PROBLEM: Exactly reproduce the line containing "Let $P = 41909$." together with every line after it, through the end of the entries, and give nothing more.

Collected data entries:
☆ ☆ ☆

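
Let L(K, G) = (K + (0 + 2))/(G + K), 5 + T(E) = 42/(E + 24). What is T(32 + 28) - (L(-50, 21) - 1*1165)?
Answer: 67213/58 ≈ 1158.8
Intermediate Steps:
T(E) = -5 + 42/(24 + E) (T(E) = -5 + 42/(E + 24) = -5 + 42/(24 + E))
L(K, G) = (2 + K)/(G + K) (L(K, G) = (K + 2)/(G + K) = (2 + K)/(G + K))
T(32 + 28) - (L(-50, 21) - 1*1165) = (-78 - 5*(32 + 28))/(24 + (32 + 28)) - ((2 - 50)/(21 - 50) - 1*1165) = (-78 - 5*60)/(24 + 60) - (-48/(-29) - 1165) = (-78 - 300)/84 - (-1/29*(-48) - 1165) = (1/84)*(-378) - (48/29 - 1165) = -9/2 - 1*(-33737/29) = -9/2 + 33737/29 = 67213/58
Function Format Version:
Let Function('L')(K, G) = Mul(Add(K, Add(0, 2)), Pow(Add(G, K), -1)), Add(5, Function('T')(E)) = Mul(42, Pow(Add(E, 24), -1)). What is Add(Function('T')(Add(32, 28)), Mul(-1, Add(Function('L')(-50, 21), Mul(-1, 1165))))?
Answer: Rational(67213, 58) ≈ 1158.8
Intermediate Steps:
Function('T')(E) = Add(-5, Mul(42, Pow(Add(24, E), -1))) (Function('T')(E) = Add(-5, Mul(42, Pow(Add(E, 24), -1))) = Add(-5, Mul(42, Pow(Add(24, E), -1))))
Function('L')(K, G) = Mul(Pow(Add(G, K), -1), Add(2, K)) (Function('L')(K, G) = Mul(Add(K, 2), Pow(Add(G, K), -1)) = Mul(Add(2, K), Pow(Add(G, K), -1)) = Mul(Pow(Add(G, K), -1), Add(2, K)))
Add(Function('T')(Add(32, 28)), Mul(-1, Add(Function('L')(-50, 21), Mul(-1, 1165)))) = Add(Mul(Pow(Add(24, Add(32, 28)), -1), Add(-78, Mul(-5, Add(32, 28)))), Mul(-1, Add(Mul(Pow(Add(21, -50), -1), Add(2, -50)), Mul(-1, 1165)))) = Add(Mul(Pow(Add(24, 60), -1), Add(-78, Mul(-5, 60))), Mul(-1, Add(Mul(Pow(-29, -1), -48), -1165))) = Add(Mul(Pow(84, -1), Add(-78, -300)), Mul(-1, Add(Mul(Rational(-1, 29), -48), -1165))) = Add(Mul(Rational(1, 84), -378), Mul(-1, Add(Rational(48, 29), -1165))) = Add(Rational(-9, 2), Mul(-1, Rational(-33737, 29))) = Add(Rational(-9, 2), Rational(33737, 29)) = Rational(67213, 58)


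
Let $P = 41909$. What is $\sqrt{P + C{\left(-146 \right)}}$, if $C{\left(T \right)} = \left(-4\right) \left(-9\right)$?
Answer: $\sqrt{41945} \approx 204.8$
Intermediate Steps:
$C{\left(T \right)} = 36$
$\sqrt{P + C{\left(-146 \right)}} = \sqrt{41909 + 36} = \sqrt{41945}$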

☆ ☆ ☆

SOLUTION TO THE EXERCISE:
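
Let $P = 41909$. What is $\sqrt{P + C{\left(-146 \right)}}$, if $C{\left(T \right)} = \left(-4\right) \left(-9\right)$?
Answer: $\sqrt{41945} \approx 204.8$
Intermediate Steps:
$C{\left(T \right)} = 36$
$\sqrt{P + C{\left(-146 \right)}} = \sqrt{41909 + 36} = \sqrt{41945}$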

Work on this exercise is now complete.